[Excerpted data Boundary: Start]

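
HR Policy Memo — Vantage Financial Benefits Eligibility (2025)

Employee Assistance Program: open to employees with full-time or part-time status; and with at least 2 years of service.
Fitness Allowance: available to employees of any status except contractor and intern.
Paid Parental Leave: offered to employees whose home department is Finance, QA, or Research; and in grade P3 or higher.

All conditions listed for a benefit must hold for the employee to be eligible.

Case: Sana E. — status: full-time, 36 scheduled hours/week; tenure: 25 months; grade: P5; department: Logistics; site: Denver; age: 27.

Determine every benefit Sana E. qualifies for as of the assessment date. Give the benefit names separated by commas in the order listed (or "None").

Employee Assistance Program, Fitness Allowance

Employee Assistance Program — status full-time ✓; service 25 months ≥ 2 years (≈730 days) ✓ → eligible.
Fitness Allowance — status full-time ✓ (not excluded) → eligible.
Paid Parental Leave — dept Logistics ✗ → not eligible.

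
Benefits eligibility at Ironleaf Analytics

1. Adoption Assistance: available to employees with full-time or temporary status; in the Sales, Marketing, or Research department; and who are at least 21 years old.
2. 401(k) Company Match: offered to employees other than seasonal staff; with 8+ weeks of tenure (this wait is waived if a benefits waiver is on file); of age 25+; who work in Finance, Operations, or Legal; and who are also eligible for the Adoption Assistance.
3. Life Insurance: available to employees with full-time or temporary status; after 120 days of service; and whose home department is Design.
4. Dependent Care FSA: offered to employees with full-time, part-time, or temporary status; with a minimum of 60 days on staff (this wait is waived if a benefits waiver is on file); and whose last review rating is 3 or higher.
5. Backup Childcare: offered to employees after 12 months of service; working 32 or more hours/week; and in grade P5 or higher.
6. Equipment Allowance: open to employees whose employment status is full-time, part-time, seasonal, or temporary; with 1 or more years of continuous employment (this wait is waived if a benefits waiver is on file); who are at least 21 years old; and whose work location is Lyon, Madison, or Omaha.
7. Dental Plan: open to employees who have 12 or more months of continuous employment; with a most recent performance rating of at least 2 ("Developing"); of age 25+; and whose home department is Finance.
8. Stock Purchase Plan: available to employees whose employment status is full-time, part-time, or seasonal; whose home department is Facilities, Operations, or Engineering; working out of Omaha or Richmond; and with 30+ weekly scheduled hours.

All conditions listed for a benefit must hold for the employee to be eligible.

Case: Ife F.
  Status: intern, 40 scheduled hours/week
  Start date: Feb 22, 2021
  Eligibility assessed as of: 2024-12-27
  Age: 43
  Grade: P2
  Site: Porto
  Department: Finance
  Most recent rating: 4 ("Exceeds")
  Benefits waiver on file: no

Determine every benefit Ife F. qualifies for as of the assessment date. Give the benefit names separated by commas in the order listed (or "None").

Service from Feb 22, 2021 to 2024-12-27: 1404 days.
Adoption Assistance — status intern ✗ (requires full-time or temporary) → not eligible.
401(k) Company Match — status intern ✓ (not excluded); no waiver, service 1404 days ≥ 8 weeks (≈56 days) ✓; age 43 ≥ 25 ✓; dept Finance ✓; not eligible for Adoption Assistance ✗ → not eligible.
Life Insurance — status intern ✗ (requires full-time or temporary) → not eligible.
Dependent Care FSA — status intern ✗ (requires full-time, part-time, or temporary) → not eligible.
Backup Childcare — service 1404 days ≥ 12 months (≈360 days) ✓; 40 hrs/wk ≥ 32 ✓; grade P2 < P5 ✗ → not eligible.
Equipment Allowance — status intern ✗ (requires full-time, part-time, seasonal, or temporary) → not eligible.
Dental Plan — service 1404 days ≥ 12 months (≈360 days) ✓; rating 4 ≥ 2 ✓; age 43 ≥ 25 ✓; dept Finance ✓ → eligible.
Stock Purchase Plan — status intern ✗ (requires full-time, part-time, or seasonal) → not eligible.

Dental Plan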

[Excerpted data Boundary: End]

■ What to do ■
Reproduce each record exactly as written above.

■ Exercise result ■
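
HR Policy Memo — Vantage Financial Benefits Eligibility (2025)

Employee Assistance Program: open to employees with full-time or part-time status; and with at least 2 years of service.
Fitness Allowance: available to employees of any status except contractor and intern.
Paid Parental Leave: offered to employees whose home department is Finance, QA, or Research; and in grade P3 or higher.

All conditions listed for a benefit must hold for the employee to be eligible.

Case: Sana E. — status: full-time, 36 scheduled hours/week; tenure: 25 months; grade: P5; department: Logistics; site: Denver; age: 27.

Determine every benefit Sana E. qualifies for as of the assessment date. Give the benefit names separated by commas in the order listed (or "None").

Employee Assistance Program, Fitness Allowance

Employee Assistance Program — status full-time ✓; service 25 months ≥ 2 years (≈730 days) ✓ → eligible.
Fitness Allowance — status full-time ✓ (not excluded) → eligible.
Paid Parental Leave — dept Logistics ✗ → not eligible.

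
Benefits eligibility at Ironleaf Analytics

1. Adoption Assistance: available to employees with full-time or temporary status; in the Sales, Marketing, or Research department; and who are at least 21 years old.
2. 401(k) Company Match: offered to employees other than seasonal staff; with 8+ weeks of tenure (this wait is waived if a benefits waiver is on file); of age 25+; who work in Finance, Operations, or Legal; and who are also eligible for the Adoption Assistance.
3. Life Insurance: available to employees with full-time or temporary status; after 120 days of service; and whose home department is Design.
4. Dependent Care FSA: offered to employees with full-time, part-time, or temporary status; with a minimum of 60 days on staff (this wait is waived if a benefits waiver is on file); and whose last review rating is 3 or higher.
5. Backup Childcare: offered to employees after 12 months of service; working 32 or more hours/week; and in grade P5 or higher.
6. Equipment Allowance: open to employees whose employment status is full-time, part-time, seasonal, or temporary; with 1 or more years of continuous employment (this wait is waived if a benefits waiver is on file); who are at least 21 years old; and whose work location is Lyon, Madison, or Omaha.
7. Dental Plan: open to employees who have 12 or more months of continuous employment; with a most recent performance rating of at least 2 ("Developing"); of age 25+; and whose home department is Finance.
8. Stock Purchase Plan: available to employees whose employment status is full-time, part-time, or seasonal; whose home department is Facilities, Operations, or Engineering; working out of Omaha or Richmond; and with 30+ weekly scheduled hours.

All conditions listed for a benefit must hold for the employee to be eligible.

Case: Ife F.
  Status: intern, 40 scheduled hours/week
  Start date: Feb 22, 2021
  Eligibility assessed as of: 2024-12-27
  Age: 43
  Grade: P2
  Site: Porto
  Department: Finance
  Most recent rating: 4 ("Exceeds")
  Benefits waiver on file: no

Determine every benefit Ife F. qualifies for as of the assessment date. Give the benefit names separated by commas in the order listed (or "None").

Service from Feb 22, 2021 to 2024-12-27: 1404 days.
Adoption Assistance — status intern ✗ (requires full-time or temporary) → not eligible.
401(k) Company Match — status intern ✓ (not excluded); no waiver, service 1404 days ≥ 8 weeks (≈56 days) ✓; age 43 ≥ 25 ✓; dept Finance ✓; not eligible for Adoption Assistance ✗ → not eligible.
Life Insurance — status intern ✗ (requires full-time or temporary) → not eligible.
Dependent Care FSA — status intern ✗ (requires full-time, part-time, or temporary) → not eligible.
Backup Childcare — service 1404 days ≥ 12 months (≈360 days) ✓; 40 hrs/wk ≥ 32 ✓; grade P2 < P5 ✗ → not eligible.
Equipment Allowance — status intern ✗ (requires full-time, part-time, seasonal, or temporary) → not eligible.
Dental Plan — service 1404 days ≥ 12 months (≈360 days) ✓; rating 4 ≥ 2 ✓; age 43 ≥ 25 ✓; dept Finance ✓ → eligible.
Stock Purchase Plan — status intern ✗ (requires full-time, part-time, or seasonal) → not eligible.

Dental Plan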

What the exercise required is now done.